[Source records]
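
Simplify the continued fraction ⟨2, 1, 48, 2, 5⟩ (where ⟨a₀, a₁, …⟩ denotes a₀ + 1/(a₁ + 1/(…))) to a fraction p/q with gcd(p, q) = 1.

1621/544

Collapse the nested fraction from the inside out:
Start with 5.
2 + 1/(5/1) = 2 + 1/5 = 11/5
48 + 1/(11/5) = 48 + 5/11 = 533/11
1 + 1/(533/11) = 1 + 11/533 = 544/533
2 + 1/(544/533) = 2 + 533/544 = 1621/544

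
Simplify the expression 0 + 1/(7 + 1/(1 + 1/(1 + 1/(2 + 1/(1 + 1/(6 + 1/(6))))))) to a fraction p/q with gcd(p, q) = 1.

289/2189

Compute successive convergents:
a_0 = 0: 0/1
a_1 = 7: 1/7
a_2 = 1: 1/8
a_3 = 1: 2/15
a_4 = 2: 5/38
a_5 = 1: 7/53
a_6 = 6: 47/356
a_7 = 6: 289/2189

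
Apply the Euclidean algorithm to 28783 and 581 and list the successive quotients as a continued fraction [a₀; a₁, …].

[49; 1, 1, 5, 1, 2, 7, 2]

28783 = 49·581 + 314, so a_0 = 49
581 = 1·314 + 267, so a_1 = 1
314 = 1·267 + 47, so a_2 = 1
267 = 5·47 + 32, so a_3 = 5
47 = 1·32 + 15, so a_4 = 1
32 = 2·15 + 2, so a_5 = 2
15 = 7·2 + 1, so a_6 = 7
2 = 2·1 + 0, so a_7 = 2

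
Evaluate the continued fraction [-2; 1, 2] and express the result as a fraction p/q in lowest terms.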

### [The task]
Beginning at the line containing "Apply the Euclidean", repeat each line exactly through the last line of the entries, and include no other lines.

### [Problem solution]
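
Apply the Euclidean algorithm to 28783 and 581 and list the successive quotients as a continued fraction [a₀; a₁, …].

[49; 1, 1, 5, 1, 2, 7, 2]

28783 = 49·581 + 314, so a_0 = 49
581 = 1·314 + 267, so a_1 = 1
314 = 1·267 + 47, so a_2 = 1
267 = 5·47 + 32, so a_3 = 5
47 = 1·32 + 15, so a_4 = 1
32 = 2·15 + 2, so a_5 = 2
15 = 7·2 + 1, so a_6 = 7
2 = 2·1 + 0, so a_7 = 2

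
Evaluate the continued fraction [-2; 1, 2] and express the result as a fraction p/q in lowest terms.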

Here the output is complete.